** Input data follows **

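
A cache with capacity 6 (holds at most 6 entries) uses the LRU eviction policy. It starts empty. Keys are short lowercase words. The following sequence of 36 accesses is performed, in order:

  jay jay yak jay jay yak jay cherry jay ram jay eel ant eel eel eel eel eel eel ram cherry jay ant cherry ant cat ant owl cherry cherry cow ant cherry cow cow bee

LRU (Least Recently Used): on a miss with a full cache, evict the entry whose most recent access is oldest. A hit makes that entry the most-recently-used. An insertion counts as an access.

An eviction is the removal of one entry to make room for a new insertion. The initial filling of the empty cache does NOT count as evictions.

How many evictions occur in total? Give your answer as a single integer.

LRU simulation (capacity=6):
  1. access jay: MISS. Cache (LRU->MRU): [jay]
  2. access jay: HIT. Cache (LRU->MRU): [jay]
  3. access yak: MISS. Cache (LRU->MRU): [jay yak]
  4. access jay: HIT. Cache (LRU->MRU): [yak jay]
  5. access jay: HIT. Cache (LRU->MRU): [yak jay]
  6. access yak: HIT. Cache (LRU->MRU): [jay yak]
  7. access jay: HIT. Cache (LRU->MRU): [yak jay]
  8. access cherry: MISS. Cache (LRU->MRU): [yak jay cherry]
  9. access jay: HIT. Cache (LRU->MRU): [yak cherry jay]
  10. access ram: MISS. Cache (LRU->MRU): [yak cherry jay ram]
  11. access jay: HIT. Cache (LRU->MRU): [yak cherry ram jay]
  12. access eel: MISS. Cache (LRU->MRU): [yak cherry ram jay eel]
  13. access ant: MISS. Cache (LRU->MRU): [yak cherry ram jay eel ant]
  14. access eel: HIT. Cache (LRU->MRU): [yak cherry ram jay ant eel]
  15. access eel: HIT. Cache (LRU->MRU): [yak cherry ram jay ant eel]
  16. access eel: HIT. Cache (LRU->MRU): [yak cherry ram jay ant eel]
  17. access eel: HIT. Cache (LRU->MRU): [yak cherry ram jay ant eel]
  18. access eel: HIT. Cache (LRU->MRU): [yak cherry ram jay ant eel]
  19. access eel: HIT. Cache (LRU->MRU): [yak cherry ram jay ant eel]
  20. access ram: HIT. Cache (LRU->MRU): [yak cherry jay ant eel ram]
  21. access cherry: HIT. Cache (LRU->MRU): [yak jay ant eel ram cherry]
  22. access jay: HIT. Cache (LRU->MRU): [yak ant eel ram cherry jay]
  23. access ant: HIT. Cache (LRU->MRU): [yak eel ram cherry jay ant]
  24. access cherry: HIT. Cache (LRU->MRU): [yak eel ram jay ant cherry]
  25. access ant: HIT. Cache (LRU->MRU): [yak eel ram jay cherry ant]
  26. access cat: MISS, evict yak. Cache (LRU->MRU): [eel ram jay cherry ant cat]
  27. access ant: HIT. Cache (LRU->MRU): [eel ram jay cherry cat ant]
  28. access owl: MISS, evict eel. Cache (LRU->MRU): [ram jay cherry cat ant owl]
  29. access cherry: HIT. Cache (LRU->MRU): [ram jay cat ant owl cherry]
  30. access cherry: HIT. Cache (LRU->MRU): [ram jay cat ant owl cherry]
  31. access cow: MISS, evict ram. Cache (LRU->MRU): [jay cat ant owl cherry cow]
  32. access ant: HIT. Cache (LRU->MRU): [jay cat owl cherry cow ant]
  33. access cherry: HIT. Cache (LRU->MRU): [jay cat owl cow ant cherry]
  34. access cow: HIT. Cache (LRU->MRU): [jay cat owl ant cherry cow]
  35. access cow: HIT. Cache (LRU->MRU): [jay cat owl ant cherry cow]
  36. access bee: MISS, evict jay. Cache (LRU->MRU): [cat owl ant cherry cow bee]
Total: 26 hits, 10 misses, 4 evictions

Answer: 4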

** End of Input data **

Restate the listing above word for word.

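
A cache with capacity 6 (holds at most 6 entries) uses the LRU eviction policy. It starts empty. Keys are short lowercase words. The following sequence of 36 accesses is performed, in order:

  jay jay yak jay jay yak jay cherry jay ram jay eel ant eel eel eel eel eel eel ram cherry jay ant cherry ant cat ant owl cherry cherry cow ant cherry cow cow bee

LRU (Least Recently Used): on a miss with a full cache, evict the entry whose most recent access is oldest. A hit makes that entry the most-recently-used. An insertion counts as an access.

An eviction is the removal of one entry to make room for a new insertion. The initial filling of the empty cache does NOT count as evictions.

How many evictions occur in total? Give your answer as a single integer.

LRU simulation (capacity=6):
  1. access jay: MISS. Cache (LRU->MRU): [jay]
  2. access jay: HIT. Cache (LRU->MRU): [jay]
  3. access yak: MISS. Cache (LRU->MRU): [jay yak]
  4. access jay: HIT. Cache (LRU->MRU): [yak jay]
  5. access jay: HIT. Cache (LRU->MRU): [yak jay]
  6. access yak: HIT. Cache (LRU->MRU): [jay yak]
  7. access jay: HIT. Cache (LRU->MRU): [yak jay]
  8. access cherry: MISS. Cache (LRU->MRU): [yak jay cherry]
  9. access jay: HIT. Cache (LRU->MRU): [yak cherry jay]
  10. access ram: MISS. Cache (LRU->MRU): [yak cherry jay ram]
  11. access jay: HIT. Cache (LRU->MRU): [yak cherry ram jay]
  12. access eel: MISS. Cache (LRU->MRU): [yak cherry ram jay eel]
  13. access ant: MISS. Cache (LRU->MRU): [yak cherry ram jay eel ant]
  14. access eel: HIT. Cache (LRU->MRU): [yak cherry ram jay ant eel]
  15. access eel: HIT. Cache (LRU->MRU): [yak cherry ram jay ant eel]
  16. access eel: HIT. Cache (LRU->MRU): [yak cherry ram jay ant eel]
  17. access eel: HIT. Cache (LRU->MRU): [yak cherry ram jay ant eel]
  18. access eel: HIT. Cache (LRU->MRU): [yak cherry ram jay ant eel]
  19. access eel: HIT. Cache (LRU->MRU): [yak cherry ram jay ant eel]
  20. access ram: HIT. Cache (LRU->MRU): [yak cherry jay ant eel ram]
  21. access cherry: HIT. Cache (LRU->MRU): [yak jay ant eel ram cherry]
  22. access jay: HIT. Cache (LRU->MRU): [yak ant eel ram cherry jay]
  23. access ant: HIT. Cache (LRU->MRU): [yak eel ram cherry jay ant]
  24. access cherry: HIT. Cache (LRU->MRU): [yak eel ram jay ant cherry]
  25. access ant: HIT. Cache (LRU->MRU): [yak eel ram jay cherry ant]
  26. access cat: MISS, evict yak. Cache (LRU->MRU): [eel ram jay cherry ant cat]
  27. access ant: HIT. Cache (LRU->MRU): [eel ram jay cherry cat ant]
  28. access owl: MISS, evict eel. Cache (LRU->MRU): [ram jay cherry cat ant owl]
  29. access cherry: HIT. Cache (LRU->MRU): [ram jay cat ant owl cherry]
  30. access cherry: HIT. Cache (LRU->MRU): [ram jay cat ant owl cherry]
  31. access cow: MISS, evict ram. Cache (LRU->MRU): [jay cat ant owl cherry cow]
  32. access ant: HIT. Cache (LRU->MRU): [jay cat owl cherry cow ant]
  33. access cherry: HIT. Cache (LRU->MRU): [jay cat owl cow ant cherry]
  34. access cow: HIT. Cache (LRU->MRU): [jay cat owl ant cherry cow]
  35. access cow: HIT. Cache (LRU->MRU): [jay cat owl ant cherry cow]
  36. access bee: MISS, evict jay. Cache (LRU->MRU): [cat owl ant cherry cow bee]
Total: 26 hits, 10 misses, 4 evictions

Answer: 4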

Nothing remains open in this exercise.